** Information follows **

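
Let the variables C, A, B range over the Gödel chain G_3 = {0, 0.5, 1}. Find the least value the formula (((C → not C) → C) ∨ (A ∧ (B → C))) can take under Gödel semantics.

0.00

The minimum is attained at C = 0, A = 0, B = 0:
  not C: Gödel ¬ of 0 = 1 (operand is 0)
  (C → not C): 0 ≤ 1, so result = 1
  ((C → not C) → C): 1 > 0, so result = 0
  (B → C): 0 ≤ 0, so result = 1
  (A ∧ (B → C)) = min(0, 1) = 0
  (((C → not C) → C) ∨ (A ∧ (B → C))) = max(0, 0) = 0
Checking all 27 assignments confirms none give a value below 0.00.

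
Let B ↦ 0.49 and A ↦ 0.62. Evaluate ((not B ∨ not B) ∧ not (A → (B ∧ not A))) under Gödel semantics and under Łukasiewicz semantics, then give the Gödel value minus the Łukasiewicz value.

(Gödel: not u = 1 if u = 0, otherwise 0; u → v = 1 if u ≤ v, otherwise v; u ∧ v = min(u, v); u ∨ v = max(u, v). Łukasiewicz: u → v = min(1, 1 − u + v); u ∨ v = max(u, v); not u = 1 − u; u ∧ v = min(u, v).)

Gödel evaluation:
  not B: Gödel ¬ of 0.49 = 0 (operand ≠ 0)
  not B: Gödel ¬ of 0.49 = 0 (operand ≠ 0)
  (not B ∨ not B) = max(0, 0) = 0
  not A: Gödel ¬ of 0.62 = 0 (operand ≠ 0)
  (B ∧ not A) = min(0.49, 0) = 0
  (A → (B ∧ not A)): 0.62 > 0, so result = 0
  not (A → (B ∧ not A)): Gödel ¬ of 0 = 1 (operand is 0)
  ((not B ∨ not B) ∧ not (A → (B ∧ not A))) = min(0, 1) = 0
  Gödel value = 0
Łukasiewicz evaluation:
  not B: Łukasiewicz ¬ gives 1 − 0.49 = 0.51
  not B: Łukasiewicz ¬ gives 1 − 0.49 = 0.51
  (not B ∨ not B) = max(0.51, 0.51) = 0.51
  not A: Łukasiewicz ¬ gives 1 − 0.62 = 0.38
  (B ∧ not A) = min(0.49, 0.38) = 0.38
  (A → (B ∧ not A)): min(1, 1 − 0.62 + 0.38) = 0.76
  not (A → (B ∧ not A)): Łukasiewicz ¬ gives 1 − 0.76 = 0.24
  ((not B ∨ not B) ∧ not (A → (B ∧ not A))) = min(0.51, 0.24) = 0.24
  Łukasiewicz value = 0.24
Difference: 0 − 0.24 = -0.24

-0.24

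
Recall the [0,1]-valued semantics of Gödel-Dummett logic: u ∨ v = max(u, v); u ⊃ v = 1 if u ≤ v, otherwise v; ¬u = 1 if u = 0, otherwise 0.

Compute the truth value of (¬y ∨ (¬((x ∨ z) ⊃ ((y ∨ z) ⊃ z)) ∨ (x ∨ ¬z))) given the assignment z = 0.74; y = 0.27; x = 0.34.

0.34

¬y: Gödel ¬ of 0.27 = 0 (operand ≠ 0)
(x ∨ z) = max(0.34, 0.74) = 0.74
(y ∨ z) = max(0.27, 0.74) = 0.74
((y ∨ z) ⊃ z): 0.74 ≤ 0.74, so result = 1
((x ∨ z) ⊃ ((y ∨ z) ⊃ z)): 0.74 ≤ 1, so result = 1
¬((x ∨ z) ⊃ ((y ∨ z) ⊃ z)): Gödel ¬ of 1 = 0 (operand ≠ 0)
¬z: Gödel ¬ of 0.74 = 0 (operand ≠ 0)
(x ∨ ¬z) = max(0.34, 0) = 0.34
(¬((x ∨ z) ⊃ ((y ∨ z) ⊃ z)) ∨ (x ∨ ¬z)) = max(0, 0.34) = 0.34
(¬y ∨ (¬((x ∨ z) ⊃ ((y ∨ z) ⊃ z)) ∨ (x ∨ ¬z))) = max(0, 0.34) = 0.34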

** End of Information **

*Exercise goal:*
What is needed is an exact repetition of the lines from the first line of the records through the line containing "Recall the [0,1]-valued", both ends included, and nothing more.

*Answer box:*
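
Let the variables C, A, B range over the Gödel chain G_3 = {0, 0.5, 1}. Find the least value the formula (((C → not C) → C) ∨ (A ∧ (B → C))) can take under Gödel semantics.

0.00

The minimum is attained at C = 0, A = 0, B = 0:
  not C: Gödel ¬ of 0 = 1 (operand is 0)
  (C → not C): 0 ≤ 1, so result = 1
  ((C → not C) → C): 1 > 0, so result = 0
  (B → C): 0 ≤ 0, so result = 1
  (A ∧ (B → C)) = min(0, 1) = 0
  (((C → not C) → C) ∨ (A ∧ (B → C))) = max(0, 0) = 0
Checking all 27 assignments confirms none give a value below 0.00.

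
Let B ↦ 0.49 and A ↦ 0.62. Evaluate ((not B ∨ not B) ∧ not (A → (B ∧ not A))) under Gödel semantics and under Łukasiewicz semantics, then give the Gödel value minus the Łukasiewicz value.

(Gödel: not u = 1 if u = 0, otherwise 0; u → v = 1 if u ≤ v, otherwise v; u ∧ v = min(u, v); u ∨ v = max(u, v). Łukasiewicz: u → v = min(1, 1 − u + v); u ∨ v = max(u, v); not u = 1 − u; u ∧ v = min(u, v).)

Gödel evaluation:
  not B: Gödel ¬ of 0.49 = 0 (operand ≠ 0)
  not B: Gödel ¬ of 0.49 = 0 (operand ≠ 0)
  (not B ∨ not B) = max(0, 0) = 0
  not A: Gödel ¬ of 0.62 = 0 (operand ≠ 0)
  (B ∧ not A) = min(0.49, 0) = 0
  (A → (B ∧ not A)): 0.62 > 0, so result = 0
  not (A → (B ∧ not A)): Gödel ¬ of 0 = 1 (operand is 0)
  ((not B ∨ not B) ∧ not (A → (B ∧ not A))) = min(0, 1) = 0
  Gödel value = 0
Łukasiewicz evaluation:
  not B: Łukasiewicz ¬ gives 1 − 0.49 = 0.51
  not B: Łukasiewicz ¬ gives 1 − 0.49 = 0.51
  (not B ∨ not B) = max(0.51, 0.51) = 0.51
  not A: Łukasiewicz ¬ gives 1 − 0.62 = 0.38
  (B ∧ not A) = min(0.49, 0.38) = 0.38
  (A → (B ∧ not A)): min(1, 1 − 0.62 + 0.38) = 0.76
  not (A → (B ∧ not A)): Łukasiewicz ¬ gives 1 − 0.76 = 0.24
  ((not B ∨ not B) ∧ not (A → (B ∧ not A))) = min(0.51, 0.24) = 0.24
  Łukasiewicz value = 0.24
Difference: 0 − 0.24 = -0.24

-0.24

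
Recall the [0,1]-valued semantics of Gödel-Dummett logic: u ∨ v = max(u, v); u ⊃ v = 1 if u ≤ v, otherwise v; ¬u = 1 if u = 0, otherwise 0.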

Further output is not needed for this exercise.